• **Assigned task**
In the data below, find the line containing "A radar receiver"; reproduce that line and all subsequent lines exactly, and nothing else.

• **Recorded information**
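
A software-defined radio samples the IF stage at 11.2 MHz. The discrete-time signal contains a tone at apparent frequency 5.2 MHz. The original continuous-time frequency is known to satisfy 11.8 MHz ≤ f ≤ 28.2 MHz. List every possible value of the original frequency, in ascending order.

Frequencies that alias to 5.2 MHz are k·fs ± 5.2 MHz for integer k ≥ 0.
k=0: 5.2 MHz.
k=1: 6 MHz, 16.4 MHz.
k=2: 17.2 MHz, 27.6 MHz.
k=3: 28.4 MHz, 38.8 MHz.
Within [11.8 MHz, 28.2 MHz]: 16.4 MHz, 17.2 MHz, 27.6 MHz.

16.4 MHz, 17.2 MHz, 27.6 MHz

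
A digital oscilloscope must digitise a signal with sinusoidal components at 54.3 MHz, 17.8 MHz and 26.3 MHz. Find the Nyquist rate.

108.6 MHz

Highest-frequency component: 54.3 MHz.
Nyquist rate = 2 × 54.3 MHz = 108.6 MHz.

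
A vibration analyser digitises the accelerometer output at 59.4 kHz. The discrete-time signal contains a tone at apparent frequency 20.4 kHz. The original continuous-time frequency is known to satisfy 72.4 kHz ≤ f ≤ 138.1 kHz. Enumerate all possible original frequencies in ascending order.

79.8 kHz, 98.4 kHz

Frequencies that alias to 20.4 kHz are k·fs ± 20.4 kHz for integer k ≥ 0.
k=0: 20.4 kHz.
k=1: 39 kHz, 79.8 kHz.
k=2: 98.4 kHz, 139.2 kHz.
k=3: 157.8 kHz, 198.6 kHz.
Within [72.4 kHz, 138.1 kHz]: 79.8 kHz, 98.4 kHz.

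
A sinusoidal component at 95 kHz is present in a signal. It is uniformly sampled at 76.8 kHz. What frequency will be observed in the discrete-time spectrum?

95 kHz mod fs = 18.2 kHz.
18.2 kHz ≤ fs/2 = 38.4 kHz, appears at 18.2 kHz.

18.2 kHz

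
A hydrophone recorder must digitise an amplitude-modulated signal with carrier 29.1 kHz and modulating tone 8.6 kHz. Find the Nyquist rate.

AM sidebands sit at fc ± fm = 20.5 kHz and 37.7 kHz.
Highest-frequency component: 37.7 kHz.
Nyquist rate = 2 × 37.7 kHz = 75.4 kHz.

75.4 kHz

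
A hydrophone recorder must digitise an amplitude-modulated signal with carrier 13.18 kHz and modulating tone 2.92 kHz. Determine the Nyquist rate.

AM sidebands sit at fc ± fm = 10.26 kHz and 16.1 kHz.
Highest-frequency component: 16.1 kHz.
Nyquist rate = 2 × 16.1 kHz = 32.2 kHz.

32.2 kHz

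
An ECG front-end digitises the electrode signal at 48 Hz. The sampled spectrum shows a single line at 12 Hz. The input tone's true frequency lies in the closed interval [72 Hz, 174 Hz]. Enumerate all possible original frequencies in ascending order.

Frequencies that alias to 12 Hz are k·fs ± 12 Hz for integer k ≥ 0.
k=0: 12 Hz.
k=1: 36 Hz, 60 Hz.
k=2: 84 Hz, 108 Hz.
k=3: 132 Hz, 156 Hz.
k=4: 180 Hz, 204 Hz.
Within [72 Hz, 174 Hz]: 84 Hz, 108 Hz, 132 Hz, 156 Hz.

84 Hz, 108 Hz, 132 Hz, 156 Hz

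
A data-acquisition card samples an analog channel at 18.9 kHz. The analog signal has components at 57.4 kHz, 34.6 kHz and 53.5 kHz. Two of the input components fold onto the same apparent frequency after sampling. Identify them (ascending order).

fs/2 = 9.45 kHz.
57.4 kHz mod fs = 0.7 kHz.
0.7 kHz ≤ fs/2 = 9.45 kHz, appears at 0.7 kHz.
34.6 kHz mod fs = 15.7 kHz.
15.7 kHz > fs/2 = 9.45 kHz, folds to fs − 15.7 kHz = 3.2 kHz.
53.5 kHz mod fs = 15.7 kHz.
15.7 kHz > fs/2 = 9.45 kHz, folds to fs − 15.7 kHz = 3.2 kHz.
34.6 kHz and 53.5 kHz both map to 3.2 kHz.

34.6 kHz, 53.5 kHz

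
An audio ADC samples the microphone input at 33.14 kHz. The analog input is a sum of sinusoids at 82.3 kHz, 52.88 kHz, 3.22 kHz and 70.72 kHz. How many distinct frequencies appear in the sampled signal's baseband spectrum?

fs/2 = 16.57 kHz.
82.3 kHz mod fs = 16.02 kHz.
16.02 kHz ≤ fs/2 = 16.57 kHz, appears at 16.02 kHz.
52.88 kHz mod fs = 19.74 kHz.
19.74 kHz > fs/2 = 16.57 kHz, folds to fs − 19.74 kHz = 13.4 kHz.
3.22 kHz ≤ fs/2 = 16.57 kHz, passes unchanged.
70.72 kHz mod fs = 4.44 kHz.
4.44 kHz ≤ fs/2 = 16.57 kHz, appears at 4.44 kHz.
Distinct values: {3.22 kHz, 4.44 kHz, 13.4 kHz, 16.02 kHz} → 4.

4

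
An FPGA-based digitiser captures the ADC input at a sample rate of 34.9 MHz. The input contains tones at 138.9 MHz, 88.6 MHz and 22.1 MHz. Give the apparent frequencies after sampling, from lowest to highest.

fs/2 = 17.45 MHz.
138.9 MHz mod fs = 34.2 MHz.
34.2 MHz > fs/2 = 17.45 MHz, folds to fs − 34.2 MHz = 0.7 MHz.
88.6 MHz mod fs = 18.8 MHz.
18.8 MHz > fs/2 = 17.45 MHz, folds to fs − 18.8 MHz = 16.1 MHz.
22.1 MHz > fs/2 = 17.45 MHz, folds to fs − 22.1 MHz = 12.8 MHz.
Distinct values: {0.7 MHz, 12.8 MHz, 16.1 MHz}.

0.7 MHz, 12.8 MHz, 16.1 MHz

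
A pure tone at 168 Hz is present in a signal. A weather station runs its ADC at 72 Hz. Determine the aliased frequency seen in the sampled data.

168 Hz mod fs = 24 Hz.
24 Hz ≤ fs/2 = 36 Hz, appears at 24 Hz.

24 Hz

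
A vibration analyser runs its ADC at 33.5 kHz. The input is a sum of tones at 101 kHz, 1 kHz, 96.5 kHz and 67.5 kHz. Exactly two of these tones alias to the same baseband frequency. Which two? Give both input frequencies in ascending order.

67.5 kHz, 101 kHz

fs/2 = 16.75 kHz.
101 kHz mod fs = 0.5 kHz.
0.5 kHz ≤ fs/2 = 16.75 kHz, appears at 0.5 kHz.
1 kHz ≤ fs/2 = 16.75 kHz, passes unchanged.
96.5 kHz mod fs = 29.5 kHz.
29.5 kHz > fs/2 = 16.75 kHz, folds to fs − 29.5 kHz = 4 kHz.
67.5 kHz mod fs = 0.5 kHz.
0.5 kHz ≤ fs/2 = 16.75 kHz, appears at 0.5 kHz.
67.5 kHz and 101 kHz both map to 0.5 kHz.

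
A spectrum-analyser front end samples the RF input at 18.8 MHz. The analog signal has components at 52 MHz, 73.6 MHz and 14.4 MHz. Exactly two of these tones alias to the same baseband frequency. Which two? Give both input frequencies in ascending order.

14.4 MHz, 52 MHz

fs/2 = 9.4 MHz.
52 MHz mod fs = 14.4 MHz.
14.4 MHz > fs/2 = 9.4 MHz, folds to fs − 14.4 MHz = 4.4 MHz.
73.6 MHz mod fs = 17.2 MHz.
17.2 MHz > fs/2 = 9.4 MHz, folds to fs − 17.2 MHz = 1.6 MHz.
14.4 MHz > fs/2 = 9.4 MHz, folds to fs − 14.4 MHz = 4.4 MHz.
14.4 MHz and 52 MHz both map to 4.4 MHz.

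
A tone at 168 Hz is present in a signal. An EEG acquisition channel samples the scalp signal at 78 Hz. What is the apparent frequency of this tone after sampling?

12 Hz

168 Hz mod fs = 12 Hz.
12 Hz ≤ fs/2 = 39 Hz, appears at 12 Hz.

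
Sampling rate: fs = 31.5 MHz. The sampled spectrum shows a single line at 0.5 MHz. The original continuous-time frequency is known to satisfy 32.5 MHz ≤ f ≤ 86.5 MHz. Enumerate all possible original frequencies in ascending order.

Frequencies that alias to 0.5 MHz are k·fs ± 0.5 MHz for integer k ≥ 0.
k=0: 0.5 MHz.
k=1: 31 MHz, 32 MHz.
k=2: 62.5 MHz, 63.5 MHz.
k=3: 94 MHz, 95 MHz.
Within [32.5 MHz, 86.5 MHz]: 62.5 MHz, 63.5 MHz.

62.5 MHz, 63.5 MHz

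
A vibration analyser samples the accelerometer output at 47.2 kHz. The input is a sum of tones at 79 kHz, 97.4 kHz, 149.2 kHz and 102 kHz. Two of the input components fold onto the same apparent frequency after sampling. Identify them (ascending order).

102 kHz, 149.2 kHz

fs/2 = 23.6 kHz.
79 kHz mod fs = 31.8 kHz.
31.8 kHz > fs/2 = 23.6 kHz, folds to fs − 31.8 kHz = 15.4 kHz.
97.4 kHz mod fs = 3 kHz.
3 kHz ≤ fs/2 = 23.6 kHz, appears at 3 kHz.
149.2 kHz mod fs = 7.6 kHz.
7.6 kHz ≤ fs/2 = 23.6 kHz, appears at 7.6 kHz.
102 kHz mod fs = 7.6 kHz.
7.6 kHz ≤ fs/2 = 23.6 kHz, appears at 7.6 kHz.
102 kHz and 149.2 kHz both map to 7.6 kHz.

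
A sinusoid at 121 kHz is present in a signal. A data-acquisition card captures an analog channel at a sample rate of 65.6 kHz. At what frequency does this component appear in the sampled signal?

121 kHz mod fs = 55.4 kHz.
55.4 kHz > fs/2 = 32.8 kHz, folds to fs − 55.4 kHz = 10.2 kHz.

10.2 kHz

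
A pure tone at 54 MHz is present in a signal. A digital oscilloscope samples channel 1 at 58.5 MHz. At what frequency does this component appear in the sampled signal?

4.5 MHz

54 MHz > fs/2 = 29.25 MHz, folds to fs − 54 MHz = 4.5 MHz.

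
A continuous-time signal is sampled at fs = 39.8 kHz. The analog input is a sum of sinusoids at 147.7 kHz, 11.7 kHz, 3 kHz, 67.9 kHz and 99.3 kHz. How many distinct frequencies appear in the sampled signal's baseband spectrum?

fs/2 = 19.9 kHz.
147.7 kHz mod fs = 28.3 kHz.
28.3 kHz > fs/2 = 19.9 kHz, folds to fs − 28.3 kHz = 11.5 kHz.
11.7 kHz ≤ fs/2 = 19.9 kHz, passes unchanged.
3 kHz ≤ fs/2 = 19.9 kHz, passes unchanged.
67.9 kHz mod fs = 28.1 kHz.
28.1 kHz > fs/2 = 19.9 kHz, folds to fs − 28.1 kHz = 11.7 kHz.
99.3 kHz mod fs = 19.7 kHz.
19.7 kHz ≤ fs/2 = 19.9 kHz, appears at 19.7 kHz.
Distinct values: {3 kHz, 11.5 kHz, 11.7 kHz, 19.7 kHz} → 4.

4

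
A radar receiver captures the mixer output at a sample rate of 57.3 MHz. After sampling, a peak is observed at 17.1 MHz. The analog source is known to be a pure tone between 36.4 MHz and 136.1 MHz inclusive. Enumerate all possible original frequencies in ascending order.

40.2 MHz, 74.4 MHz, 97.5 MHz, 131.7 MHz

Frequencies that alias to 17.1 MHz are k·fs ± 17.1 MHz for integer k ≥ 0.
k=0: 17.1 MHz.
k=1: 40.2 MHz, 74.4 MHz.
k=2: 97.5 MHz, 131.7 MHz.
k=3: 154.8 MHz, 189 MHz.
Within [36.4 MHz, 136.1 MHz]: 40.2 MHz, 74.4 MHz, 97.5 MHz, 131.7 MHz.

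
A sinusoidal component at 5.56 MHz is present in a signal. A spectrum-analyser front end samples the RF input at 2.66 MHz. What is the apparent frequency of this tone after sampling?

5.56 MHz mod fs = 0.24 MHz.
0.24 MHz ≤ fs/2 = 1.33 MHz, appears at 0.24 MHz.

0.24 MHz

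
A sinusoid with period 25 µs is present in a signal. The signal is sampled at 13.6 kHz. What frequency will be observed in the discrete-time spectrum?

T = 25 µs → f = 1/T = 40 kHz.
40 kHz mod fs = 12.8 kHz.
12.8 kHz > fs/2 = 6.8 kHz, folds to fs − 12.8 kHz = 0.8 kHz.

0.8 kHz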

• **Answer space**
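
A radar receiver captures the mixer output at a sample rate of 57.3 MHz. After sampling, a peak is observed at 17.1 MHz. The analog source is known to be a pure tone between 36.4 MHz and 136.1 MHz inclusive. Enumerate all possible original frequencies in ascending order.

40.2 MHz, 74.4 MHz, 97.5 MHz, 131.7 MHz

Frequencies that alias to 17.1 MHz are k·fs ± 17.1 MHz for integer k ≥ 0.
k=0: 17.1 MHz.
k=1: 40.2 MHz, 74.4 MHz.
k=2: 97.5 MHz, 131.7 MHz.
k=3: 154.8 MHz, 189 MHz.
Within [36.4 MHz, 136.1 MHz]: 40.2 MHz, 74.4 MHz, 97.5 MHz, 131.7 MHz.

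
A sinusoidal component at 5.56 MHz is present in a signal. A spectrum-analyser front end samples the RF input at 2.66 MHz. What is the apparent frequency of this tone after sampling?

5.56 MHz mod fs = 0.24 MHz.
0.24 MHz ≤ fs/2 = 1.33 MHz, appears at 0.24 MHz.

0.24 MHz

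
A sinusoid with period 25 µs is present in a signal. The signal is sampled at 13.6 kHz. What frequency will be observed in the discrete-time spectrum?

T = 25 µs → f = 1/T = 40 kHz.
40 kHz mod fs = 12.8 kHz.
12.8 kHz > fs/2 = 6.8 kHz, folds to fs − 12.8 kHz = 0.8 kHz.

0.8 kHz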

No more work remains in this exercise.